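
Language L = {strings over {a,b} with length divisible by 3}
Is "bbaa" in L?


length = 4; 4 mod 3 = 1

No, "bbaa" is not in L


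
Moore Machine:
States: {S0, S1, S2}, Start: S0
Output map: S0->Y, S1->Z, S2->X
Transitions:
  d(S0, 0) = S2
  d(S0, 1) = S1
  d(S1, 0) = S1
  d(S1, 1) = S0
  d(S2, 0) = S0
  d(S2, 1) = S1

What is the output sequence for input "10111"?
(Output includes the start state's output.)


Start: S0 (output Y)
  --1--> S1 (output Z)
  --0--> S1 (output Z)
  --1--> S0 (output Y)
  --1--> S1 (output Z)
  --1--> S0 (output Y)

"YZZYZY"


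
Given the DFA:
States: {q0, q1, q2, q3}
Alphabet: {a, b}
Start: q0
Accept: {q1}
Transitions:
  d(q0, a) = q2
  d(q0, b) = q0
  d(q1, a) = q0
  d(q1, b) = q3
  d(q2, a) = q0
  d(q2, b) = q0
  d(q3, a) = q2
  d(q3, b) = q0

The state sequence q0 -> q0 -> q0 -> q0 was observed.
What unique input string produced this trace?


Trace back each transition to find the symbol:
  q0 --[b]--> q0
  q0 --[b]--> q0
  q0 --[b]--> q0

"bbb"


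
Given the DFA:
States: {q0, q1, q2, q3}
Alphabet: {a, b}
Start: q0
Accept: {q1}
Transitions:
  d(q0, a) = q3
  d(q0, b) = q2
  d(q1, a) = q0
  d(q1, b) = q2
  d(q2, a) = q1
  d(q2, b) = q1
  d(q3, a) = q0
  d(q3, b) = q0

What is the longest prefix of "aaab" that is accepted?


Run the DFA, marking each prefix where the state is accepting:
  "" -> q0 [reject]
  "a" -> q3 [reject]
  "aa" -> q0 [reject]
  "aaa" -> q3 [reject]
  "aaab" -> q0 [reject]

No prefix is accepted


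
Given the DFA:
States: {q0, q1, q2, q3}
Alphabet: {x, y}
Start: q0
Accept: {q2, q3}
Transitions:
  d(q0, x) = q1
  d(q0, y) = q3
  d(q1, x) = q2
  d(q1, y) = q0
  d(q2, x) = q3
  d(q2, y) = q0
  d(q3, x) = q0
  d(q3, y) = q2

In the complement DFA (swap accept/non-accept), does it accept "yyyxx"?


Trace: q0 -> q3 -> q2 -> q0 -> q1 -> q2
Final: q2
Original accept: {q2, q3}
Complement: q2 is in original accept

No, complement rejects (original accepts)


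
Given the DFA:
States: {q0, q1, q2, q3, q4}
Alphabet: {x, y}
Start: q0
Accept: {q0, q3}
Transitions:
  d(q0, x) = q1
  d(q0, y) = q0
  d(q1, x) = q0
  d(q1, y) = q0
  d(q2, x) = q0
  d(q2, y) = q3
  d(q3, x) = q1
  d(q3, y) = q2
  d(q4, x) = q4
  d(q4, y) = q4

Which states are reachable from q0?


BFS from q0:
  layer 0: {q0}
  layer 1: {q1}

{q0, q1}


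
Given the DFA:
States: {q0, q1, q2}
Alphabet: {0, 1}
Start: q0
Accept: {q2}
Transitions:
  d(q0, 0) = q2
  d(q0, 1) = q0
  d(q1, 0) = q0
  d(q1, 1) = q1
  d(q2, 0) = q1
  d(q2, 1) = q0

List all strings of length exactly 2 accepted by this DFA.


All strings of length 2: 4 total
Accepted: 1

"10"


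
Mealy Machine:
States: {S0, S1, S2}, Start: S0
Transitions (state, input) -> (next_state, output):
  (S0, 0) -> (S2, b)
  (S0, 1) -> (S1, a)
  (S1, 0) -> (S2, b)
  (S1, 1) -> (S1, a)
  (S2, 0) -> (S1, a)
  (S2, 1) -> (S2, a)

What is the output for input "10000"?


Step-by-step:
  (S0, 1) -> (S1, a)
  (S1, 0) -> (S2, b)
  (S2, 0) -> (S1, a)
  (S1, 0) -> (S2, b)
  (S2, 0) -> (S1, a)

"ababa"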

━━━━━━

# Problem requirements
All of the data above must be retyped exactly.

# Answer box
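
Language L = {strings over {a,b} with length divisible by 3}
Is "bbaa" in L?


length = 4; 4 mod 3 = 1

No, "bbaa" is not in L


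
Moore Machine:
States: {S0, S1, S2}, Start: S0
Output map: S0->Y, S1->Z, S2->X
Transitions:
  d(S0, 0) = S2
  d(S0, 1) = S1
  d(S1, 0) = S1
  d(S1, 1) = S0
  d(S2, 0) = S0
  d(S2, 1) = S1

What is the output sequence for input "10111"?
(Output includes the start state's output.)


Start: S0 (output Y)
  --1--> S1 (output Z)
  --0--> S1 (output Z)
  --1--> S0 (output Y)
  --1--> S1 (output Z)
  --1--> S0 (output Y)

"YZZYZY"


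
Given the DFA:
States: {q0, q1, q2, q3}
Alphabet: {a, b}
Start: q0
Accept: {q1}
Transitions:
  d(q0, a) = q2
  d(q0, b) = q0
  d(q1, a) = q0
  d(q1, b) = q3
  d(q2, a) = q0
  d(q2, b) = q0
  d(q3, a) = q2
  d(q3, b) = q0

The state sequence q0 -> q0 -> q0 -> q0 was observed.
What unique input string produced this trace?


Trace back each transition to find the symbol:
  q0 --[b]--> q0
  q0 --[b]--> q0
  q0 --[b]--> q0

"bbb"


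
Given the DFA:
States: {q0, q1, q2, q3}
Alphabet: {a, b}
Start: q0
Accept: {q1}
Transitions:
  d(q0, a) = q3
  d(q0, b) = q2
  d(q1, a) = q0
  d(q1, b) = q2
  d(q2, a) = q1
  d(q2, b) = q1
  d(q3, a) = q0
  d(q3, b) = q0

What is the longest prefix of "aaab" that is accepted?


Run the DFA, marking each prefix where the state is accepting:
  "" -> q0 [reject]
  "a" -> q3 [reject]
  "aa" -> q0 [reject]
  "aaa" -> q3 [reject]
  "aaab" -> q0 [reject]

No prefix is accepted


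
Given the DFA:
States: {q0, q1, q2, q3}
Alphabet: {x, y}
Start: q0
Accept: {q2, q3}
Transitions:
  d(q0, x) = q1
  d(q0, y) = q3
  d(q1, x) = q2
  d(q1, y) = q0
  d(q2, x) = q3
  d(q2, y) = q0
  d(q3, x) = q0
  d(q3, y) = q2

In the complement DFA (swap accept/non-accept), does it accept "yyyxx"?


Trace: q0 -> q3 -> q2 -> q0 -> q1 -> q2
Final: q2
Original accept: {q2, q3}
Complement: q2 is in original accept

No, complement rejects (original accepts)


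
Given the DFA:
States: {q0, q1, q2, q3, q4}
Alphabet: {x, y}
Start: q0
Accept: {q0, q3}
Transitions:
  d(q0, x) = q1
  d(q0, y) = q0
  d(q1, x) = q0
  d(q1, y) = q0
  d(q2, x) = q0
  d(q2, y) = q3
  d(q3, x) = q1
  d(q3, y) = q2
  d(q4, x) = q4
  d(q4, y) = q4

Which states are reachable from q0?


BFS from q0:
  layer 0: {q0}
  layer 1: {q1}

{q0, q1}


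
Given the DFA:
States: {q0, q1, q2}
Alphabet: {0, 1}
Start: q0
Accept: {q2}
Transitions:
  d(q0, 0) = q2
  d(q0, 1) = q0
  d(q1, 0) = q0
  d(q1, 1) = q1
  d(q2, 0) = q1
  d(q2, 1) = q0

List all strings of length exactly 2 accepted by this DFA.


All strings of length 2: 4 total
Accepted: 1

"10"


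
Mealy Machine:
States: {S0, S1, S2}, Start: S0
Transitions (state, input) -> (next_state, output):
  (S0, 0) -> (S2, b)
  (S0, 1) -> (S1, a)
  (S1, 0) -> (S2, b)
  (S1, 1) -> (S1, a)
  (S2, 0) -> (S1, a)
  (S2, 1) -> (S2, a)

What is the output for input "10000"?


Step-by-step:
  (S0, 1) -> (S1, a)
  (S1, 0) -> (S2, b)
  (S2, 0) -> (S1, a)
  (S1, 0) -> (S2, b)
  (S2, 0) -> (S1, a)

"ababa"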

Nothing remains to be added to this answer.